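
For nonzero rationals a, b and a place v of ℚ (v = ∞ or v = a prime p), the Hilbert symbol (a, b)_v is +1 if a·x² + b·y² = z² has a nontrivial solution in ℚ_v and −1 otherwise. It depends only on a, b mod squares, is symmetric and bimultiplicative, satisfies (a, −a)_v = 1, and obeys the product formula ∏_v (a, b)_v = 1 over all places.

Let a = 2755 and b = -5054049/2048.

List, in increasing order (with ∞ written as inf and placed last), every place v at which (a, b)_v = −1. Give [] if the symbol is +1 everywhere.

[5, 29]

Mod squares: a ≡ 2755, b ≡ -9282. Check v ∈ {∞, 2, 3, 5, 7, 11, 13, 17, 19, 29}.
v=17: a=17^0·(≡1), b=17^1·(≡2) mod 17; (1|17)=+1, (2|17)=+1; (−1)^{0·1·8}·(+1)^1·(+1)^0 = +1.
v=5: a=5^1·(≡1), b=5^0·(≡2) mod 5; (1|5)=+1, (2|5)=-1; (−1)^{1·0·2}·(+1)^0·(-1)^1 = -1.
v=29: a=29^1·(≡8), b=29^0·(≡12) mod 29; (8|29)=-1, (12|29)=-1; (−1)^{1·0·14}·(-1)^0·(-1)^1 = -1.
v=11: a=11^0·(≡5), b=11^2·(≡10) mod 11; (5|11)=+1, (10|11)=-1; (−1)^{0·2·5}·(+1)^2·(-1)^0 = +1.
v=19: a=19^1·(≡12), b=19^0·(≡17) mod 19; (12|19)=-1, (17|19)=+1; (−1)^{1·0·9}·(-1)^0·(+1)^1 = +1.
v=13: a=13^0·(≡12), b=13^1·(≡10) mod 13; (12|13)=+1, (10|13)=+1; (−1)^{0·1·6}·(+1)^1·(+1)^0 = +1.
v=2: v_2(a)=0, v_2(b)=-11; units ≡ 3, 7 (mod 8); ε·ε+αω+βω = 1·1+0·0+-11·1 ≡ 0  ⇒  (a,b)_2 = +1.
v=7: a=7^0·(≡4), b=7^1·(≡2) mod 7; (4|7)=+1, (2|7)=+1; (−1)^{0·1·3}·(+1)^1·(+1)^0 = +1.
v=∞: 2755 > 0 and -9282 < 0  ⇒  (a,b)_∞ = +1.
v=3: a=3^0·(≡1), b=3^3·(≡2) mod 3; (1|3)=+1, (2|3)=-1; (−1)^{0·3·1}·(+1)^3·(-1)^0 = +1.
Ram(2755, -9282) = {5, 29}; no ℚ_5-point on the conic.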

────

__What the task asks__: Reproduce only this range: the first line of the data above through the line with "Let a = 2755 and b = -5054049/2048.", both included, exactly as written.

__Solved problem__:
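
For nonzero rationals a, b and a place v of ℚ (v = ∞ or v = a prime p), the Hilbert symbol (a, b)_v is +1 if a·x² + b·y² = z² has a nontrivial solution in ℚ_v and −1 otherwise. It depends only on a, b mod squares, is symmetric and bimultiplicative, satisfies (a, −a)_v = 1, and obeys the product formula ∏_v (a, b)_v = 1 over all places.

Let a = 2755 and b = -5054049/2048.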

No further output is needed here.